** Opening Provided data block **
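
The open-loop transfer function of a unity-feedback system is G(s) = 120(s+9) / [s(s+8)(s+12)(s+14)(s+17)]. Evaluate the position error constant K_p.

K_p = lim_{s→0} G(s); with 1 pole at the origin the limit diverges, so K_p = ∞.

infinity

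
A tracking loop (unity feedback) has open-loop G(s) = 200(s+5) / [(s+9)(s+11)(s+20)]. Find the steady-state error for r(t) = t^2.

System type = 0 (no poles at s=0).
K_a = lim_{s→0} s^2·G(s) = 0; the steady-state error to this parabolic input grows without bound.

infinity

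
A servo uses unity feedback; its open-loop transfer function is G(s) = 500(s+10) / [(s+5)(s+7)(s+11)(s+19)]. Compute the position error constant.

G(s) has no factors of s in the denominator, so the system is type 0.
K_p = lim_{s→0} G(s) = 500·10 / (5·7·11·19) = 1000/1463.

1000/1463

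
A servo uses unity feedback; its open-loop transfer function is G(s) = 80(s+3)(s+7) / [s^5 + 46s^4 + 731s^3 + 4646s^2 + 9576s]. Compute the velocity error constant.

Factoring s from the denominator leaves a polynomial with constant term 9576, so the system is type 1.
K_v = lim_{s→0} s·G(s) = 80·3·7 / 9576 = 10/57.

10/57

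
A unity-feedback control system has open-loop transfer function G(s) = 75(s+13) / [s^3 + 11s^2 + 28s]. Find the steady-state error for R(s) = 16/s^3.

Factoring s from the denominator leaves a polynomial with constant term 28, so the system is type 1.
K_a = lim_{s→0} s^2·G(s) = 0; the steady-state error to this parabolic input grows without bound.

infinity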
** Closing Provided data block **
■ **Task description**
Nothing in the entries may be left out; each line is to be output exactly.

■ **Reply**
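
The open-loop transfer function of a unity-feedback system is G(s) = 120(s+9) / [s(s+8)(s+12)(s+14)(s+17)]. Evaluate the position error constant K_p.

K_p = lim_{s→0} G(s); with 1 pole at the origin the limit diverges, so K_p = ∞.

infinity

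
A tracking loop (unity feedback) has open-loop G(s) = 200(s+5) / [(s+9)(s+11)(s+20)]. Find the steady-state error for r(t) = t^2.

System type = 0 (no poles at s=0).
K_a = lim_{s→0} s^2·G(s) = 0; the steady-state error to this parabolic input grows without bound.

infinity

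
A servo uses unity feedback; its open-loop transfer function is G(s) = 500(s+10) / [(s+5)(s+7)(s+11)(s+19)]. Compute the position error constant.

G(s) has no factors of s in the denominator, so the system is type 0.
K_p = lim_{s→0} G(s) = 500·10 / (5·7·11·19) = 1000/1463.

1000/1463

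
A servo uses unity feedback; its open-loop transfer function is G(s) = 80(s+3)(s+7) / [s^5 + 46s^4 + 731s^3 + 4646s^2 + 9576s]. Compute the velocity error constant.

Factoring s from the denominator leaves a polynomial with constant term 9576, so the system is type 1.
K_v = lim_{s→0} s·G(s) = 80·3·7 / 9576 = 10/57.

10/57

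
A unity-feedback control system has open-loop transfer function G(s) = 75(s+13) / [s^3 + 11s^2 + 28s]. Find the steady-state error for R(s) = 16/s^3.

Factoring s from the denominator leaves a polynomial with constant term 28, so the system is type 1.
K_a = lim_{s→0} s^2·G(s) = 0; the steady-state error to this parabolic input grows without bound.

infinity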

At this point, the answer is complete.